» **Activity**
Nothing may be left out, so copy every entry exactly.
-- Opening Marker --
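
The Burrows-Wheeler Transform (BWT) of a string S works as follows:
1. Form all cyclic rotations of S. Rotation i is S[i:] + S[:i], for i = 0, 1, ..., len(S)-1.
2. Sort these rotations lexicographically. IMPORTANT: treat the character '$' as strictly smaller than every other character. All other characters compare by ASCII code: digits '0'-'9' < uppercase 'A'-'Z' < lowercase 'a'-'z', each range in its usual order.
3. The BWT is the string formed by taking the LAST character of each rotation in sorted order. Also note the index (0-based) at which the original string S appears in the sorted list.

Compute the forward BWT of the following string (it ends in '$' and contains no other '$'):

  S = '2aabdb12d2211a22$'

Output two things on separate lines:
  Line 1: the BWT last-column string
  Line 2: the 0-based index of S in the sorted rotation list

Answer: 22b122ad$112ada2b
8

Derivation:
All 17 rotations (rotation i = S[i:]+S[:i]):
  rot[0] = 2aabdb12d2211a22$
  rot[1] = aabdb12d2211a22$2
  rot[2] = abdb12d2211a22$2a
  rot[3] = bdb12d2211a22$2aa
  rot[4] = db12d2211a22$2aab
  rot[5] = b12d2211a22$2aabd
  rot[6] = 12d2211a22$2aabdb
  rot[7] = 2d2211a22$2aabdb1
  rot[8] = d2211a22$2aabdb12
  rot[9] = 2211a22$2aabdb12d
  rot[10] = 211a22$2aabdb12d2
  rot[11] = 11a22$2aabdb12d22
  rot[12] = 1a22$2aabdb12d221
  rot[13] = a22$2aabdb12d2211
  rot[14] = 22$2aabdb12d2211a
  rot[15] = 2$2aabdb12d2211a2
  rot[16] = $2aabdb12d2211a22
Sorted (with $ < everything):
  sorted[0] = $2aabdb12d2211a22  (last char: '2')
  sorted[1] = 11a22$2aabdb12d22  (last char: '2')
  sorted[2] = 12d2211a22$2aabdb  (last char: 'b')
  sorted[3] = 1a22$2aabdb12d221  (last char: '1')
  sorted[4] = 2$2aabdb12d2211a2  (last char: '2')
  sorted[5] = 211a22$2aabdb12d2  (last char: '2')
  sorted[6] = 22$2aabdb12d2211a  (last char: 'a')
  sorted[7] = 2211a22$2aabdb12d  (last char: 'd')
  sorted[8] = 2aabdb12d2211a22$  (last char: '$')
  sorted[9] = 2d2211a22$2aabdb1  (last char: '1')
  sorted[10] = a22$2aabdb12d2211  (last char: '1')
  sorted[11] = aabdb12d2211a22$2  (last char: '2')
  sorted[12] = abdb12d2211a22$2a  (last char: 'a')
  sorted[13] = b12d2211a22$2aabd  (last char: 'd')
  sorted[14] = bdb12d2211a22$2aa  (last char: 'a')
  sorted[15] = d2211a22$2aabdb12  (last char: '2')
  sorted[16] = db12d2211a22$2aab  (last char: 'b')
Last column: 22b122ad$112ada2b
Original string S is at sorted index 8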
-- Closing Marker --
» **Solution**
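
The Burrows-Wheeler Transform (BWT) of a string S works as follows:
1. Form all cyclic rotations of S. Rotation i is S[i:] + S[:i], for i = 0, 1, ..., len(S)-1.
2. Sort these rotations lexicographically. IMPORTANT: treat the character '$' as strictly smaller than every other character. All other characters compare by ASCII code: digits '0'-'9' < uppercase 'A'-'Z' < lowercase 'a'-'z', each range in its usual order.
3. The BWT is the string formed by taking the LAST character of each rotation in sorted order. Also note the index (0-based) at which the original string S appears in the sorted list.

Compute the forward BWT of the following string (it ends in '$' and contains no other '$'):

  S = '2aabdb12d2211a22$'

Output two things on separate lines:
  Line 1: the BWT last-column string
  Line 2: the 0-based index of S in the sorted rotation list

Answer: 22b122ad$112ada2b
8

Derivation:
All 17 rotations (rotation i = S[i:]+S[:i]):
  rot[0] = 2aabdb12d2211a22$
  rot[1] = aabdb12d2211a22$2
  rot[2] = abdb12d2211a22$2a
  rot[3] = bdb12d2211a22$2aa
  rot[4] = db12d2211a22$2aab
  rot[5] = b12d2211a22$2aabd
  rot[6] = 12d2211a22$2aabdb
  rot[7] = 2d2211a22$2aabdb1
  rot[8] = d2211a22$2aabdb12
  rot[9] = 2211a22$2aabdb12d
  rot[10] = 211a22$2aabdb12d2
  rot[11] = 11a22$2aabdb12d22
  rot[12] = 1a22$2aabdb12d221
  rot[13] = a22$2aabdb12d2211
  rot[14] = 22$2aabdb12d2211a
  rot[15] = 2$2aabdb12d2211a2
  rot[16] = $2aabdb12d2211a22
Sorted (with $ < everything):
  sorted[0] = $2aabdb12d2211a22  (last char: '2')
  sorted[1] = 11a22$2aabdb12d22  (last char: '2')
  sorted[2] = 12d2211a22$2aabdb  (last char: 'b')
  sorted[3] = 1a22$2aabdb12d221  (last char: '1')
  sorted[4] = 2$2aabdb12d2211a2  (last char: '2')
  sorted[5] = 211a22$2aabdb12d2  (last char: '2')
  sorted[6] = 22$2aabdb12d2211a  (last char: 'a')
  sorted[7] = 2211a22$2aabdb12d  (last char: 'd')
  sorted[8] = 2aabdb12d2211a22$  (last char: '$')
  sorted[9] = 2d2211a22$2aabdb1  (last char: '1')
  sorted[10] = a22$2aabdb12d2211  (last char: '1')
  sorted[11] = aabdb12d2211a22$2  (last char: '2')
  sorted[12] = abdb12d2211a22$2a  (last char: 'a')
  sorted[13] = b12d2211a22$2aabd  (last char: 'd')
  sorted[14] = bdb12d2211a22$2aa  (last char: 'a')
  sorted[15] = d2211a22$2aabdb12  (last char: '2')
  sorted[16] = db12d2211a22$2aab  (last char: 'b')
Last column: 22b122ad$112ada2b
Original string S is at sorted index 8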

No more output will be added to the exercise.